### Raw data

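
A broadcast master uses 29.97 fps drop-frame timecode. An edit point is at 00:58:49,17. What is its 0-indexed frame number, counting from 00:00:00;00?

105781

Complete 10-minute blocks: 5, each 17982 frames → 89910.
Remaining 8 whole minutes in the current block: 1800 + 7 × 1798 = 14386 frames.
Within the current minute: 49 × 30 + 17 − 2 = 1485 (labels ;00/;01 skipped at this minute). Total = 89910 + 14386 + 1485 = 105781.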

--

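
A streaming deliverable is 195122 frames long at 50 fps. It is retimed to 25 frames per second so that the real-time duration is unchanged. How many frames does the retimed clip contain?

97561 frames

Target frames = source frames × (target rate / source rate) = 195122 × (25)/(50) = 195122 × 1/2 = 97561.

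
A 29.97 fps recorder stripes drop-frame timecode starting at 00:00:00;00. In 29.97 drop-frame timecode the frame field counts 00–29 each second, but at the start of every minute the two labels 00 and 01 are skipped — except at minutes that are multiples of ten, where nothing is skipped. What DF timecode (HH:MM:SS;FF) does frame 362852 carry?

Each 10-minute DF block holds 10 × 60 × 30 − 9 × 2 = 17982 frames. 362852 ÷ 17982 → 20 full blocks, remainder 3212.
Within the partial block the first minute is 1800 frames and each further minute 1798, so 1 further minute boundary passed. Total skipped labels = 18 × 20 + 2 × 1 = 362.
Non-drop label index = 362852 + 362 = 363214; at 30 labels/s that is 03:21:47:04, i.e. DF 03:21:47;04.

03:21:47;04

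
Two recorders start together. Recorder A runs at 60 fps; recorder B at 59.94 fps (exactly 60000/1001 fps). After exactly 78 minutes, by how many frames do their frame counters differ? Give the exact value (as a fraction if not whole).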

### Work required
Output should match, line for line, the stretch of the material above from the line holding "A 29.97 fps" through the line holding "Two recorders start".

### Task output
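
A 29.97 fps recorder stripes drop-frame timecode starting at 00:00:00;00. In 29.97 drop-frame timecode the frame field counts 00–29 each second, but at the start of every minute the two labels 00 and 01 are skipped — except at minutes that are multiples of ten, where nothing is skipped. What DF timecode (HH:MM:SS;FF) does frame 362852 carry?

Each 10-minute DF block holds 10 × 60 × 30 − 9 × 2 = 17982 frames. 362852 ÷ 17982 → 20 full blocks, remainder 3212.
Within the partial block the first minute is 1800 frames and each further minute 1798, so 1 further minute boundary passed. Total skipped labels = 18 × 20 + 2 × 1 = 362.
Non-drop label index = 362852 + 362 = 363214; at 30 labels/s that is 03:21:47:04, i.e. DF 03:21:47;04.

03:21:47;04

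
Two recorders start together. Recorder A runs at 60 fps; recorder B at 59.94 fps (exactly 60000/1001 fps). After exactly 78 minutes, by how many frames do their frame counters differ? Give the exact value (as a fraction if not whole).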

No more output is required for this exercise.